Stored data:
- Opening Delimiter -
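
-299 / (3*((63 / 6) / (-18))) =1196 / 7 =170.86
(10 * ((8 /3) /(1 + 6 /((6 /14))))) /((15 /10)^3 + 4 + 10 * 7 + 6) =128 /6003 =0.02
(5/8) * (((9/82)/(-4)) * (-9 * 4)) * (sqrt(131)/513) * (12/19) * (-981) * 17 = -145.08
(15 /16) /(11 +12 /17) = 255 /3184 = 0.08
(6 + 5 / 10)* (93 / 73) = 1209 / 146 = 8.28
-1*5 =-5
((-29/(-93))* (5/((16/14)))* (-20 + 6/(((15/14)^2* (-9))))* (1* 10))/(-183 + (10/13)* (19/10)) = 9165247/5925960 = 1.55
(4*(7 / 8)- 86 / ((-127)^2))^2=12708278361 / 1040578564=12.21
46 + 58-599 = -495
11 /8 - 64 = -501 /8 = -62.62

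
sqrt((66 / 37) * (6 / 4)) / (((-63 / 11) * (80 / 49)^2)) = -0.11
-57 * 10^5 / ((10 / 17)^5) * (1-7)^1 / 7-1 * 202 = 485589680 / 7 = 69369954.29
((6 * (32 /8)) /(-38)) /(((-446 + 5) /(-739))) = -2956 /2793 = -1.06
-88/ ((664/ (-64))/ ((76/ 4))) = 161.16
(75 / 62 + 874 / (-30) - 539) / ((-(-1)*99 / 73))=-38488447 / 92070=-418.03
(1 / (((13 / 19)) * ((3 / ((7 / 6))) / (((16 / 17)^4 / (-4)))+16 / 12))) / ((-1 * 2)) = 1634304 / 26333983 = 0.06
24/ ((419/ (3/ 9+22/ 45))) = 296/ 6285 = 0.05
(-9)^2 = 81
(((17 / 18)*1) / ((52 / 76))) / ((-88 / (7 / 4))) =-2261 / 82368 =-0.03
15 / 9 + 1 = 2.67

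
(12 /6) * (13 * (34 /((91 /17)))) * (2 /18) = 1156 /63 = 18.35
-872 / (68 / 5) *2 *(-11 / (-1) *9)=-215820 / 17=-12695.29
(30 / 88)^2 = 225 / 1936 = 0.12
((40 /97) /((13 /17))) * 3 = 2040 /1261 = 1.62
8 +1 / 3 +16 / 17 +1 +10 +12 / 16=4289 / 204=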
- Closing Delimiter -
INSTRUCTIONS FOR THE TASK: Could you reproduce the data above exactly as given?

SOLUTION TO THIS EXERCISE:
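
-299 / (3*((63 / 6) / (-18))) =1196 / 7 =170.86
(10 * ((8 /3) /(1 + 6 /((6 /14))))) /((15 /10)^3 + 4 + 10 * 7 + 6) =128 /6003 =0.02
(5/8) * (((9/82)/(-4)) * (-9 * 4)) * (sqrt(131)/513) * (12/19) * (-981) * 17 = -145.08
(15 /16) /(11 +12 /17) = 255 /3184 = 0.08
(6 + 5 / 10)* (93 / 73) = 1209 / 146 = 8.28
-1*5 =-5
((-29/(-93))* (5/((16/14)))* (-20 + 6/(((15/14)^2* (-9))))* (1* 10))/(-183 + (10/13)* (19/10)) = 9165247/5925960 = 1.55
(4*(7 / 8)- 86 / ((-127)^2))^2=12708278361 / 1040578564=12.21
46 + 58-599 = -495
11 /8 - 64 = -501 /8 = -62.62

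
sqrt((66 / 37) * (6 / 4)) / (((-63 / 11) * (80 / 49)^2)) = -0.11
-57 * 10^5 / ((10 / 17)^5) * (1-7)^1 / 7-1 * 202 = 485589680 / 7 = 69369954.29
((6 * (32 /8)) /(-38)) /(((-446 + 5) /(-739))) = -2956 /2793 = -1.06
-88/ ((664/ (-64))/ ((76/ 4))) = 161.16
(75 / 62 + 874 / (-30) - 539) / ((-(-1)*99 / 73))=-38488447 / 92070=-418.03
(1 / (((13 / 19)) * ((3 / ((7 / 6))) / (((16 / 17)^4 / (-4)))+16 / 12))) / ((-1 * 2)) = 1634304 / 26333983 = 0.06
24/ ((419/ (3/ 9+22/ 45))) = 296/ 6285 = 0.05
(-9)^2 = 81
(((17 / 18)*1) / ((52 / 76))) / ((-88 / (7 / 4))) =-2261 / 82368 =-0.03
15 / 9 + 1 = 2.67

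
(12 /6) * (13 * (34 /((91 /17)))) * (2 /18) = 1156 /63 = 18.35
-872 / (68 / 5) *2 *(-11 / (-1) *9)=-215820 / 17=-12695.29
(30 / 88)^2 = 225 / 1936 = 0.12
((40 /97) /((13 /17))) * 3 = 2040 /1261 = 1.62
8 +1 / 3 +16 / 17 +1 +10 +12 / 16=4289 / 204=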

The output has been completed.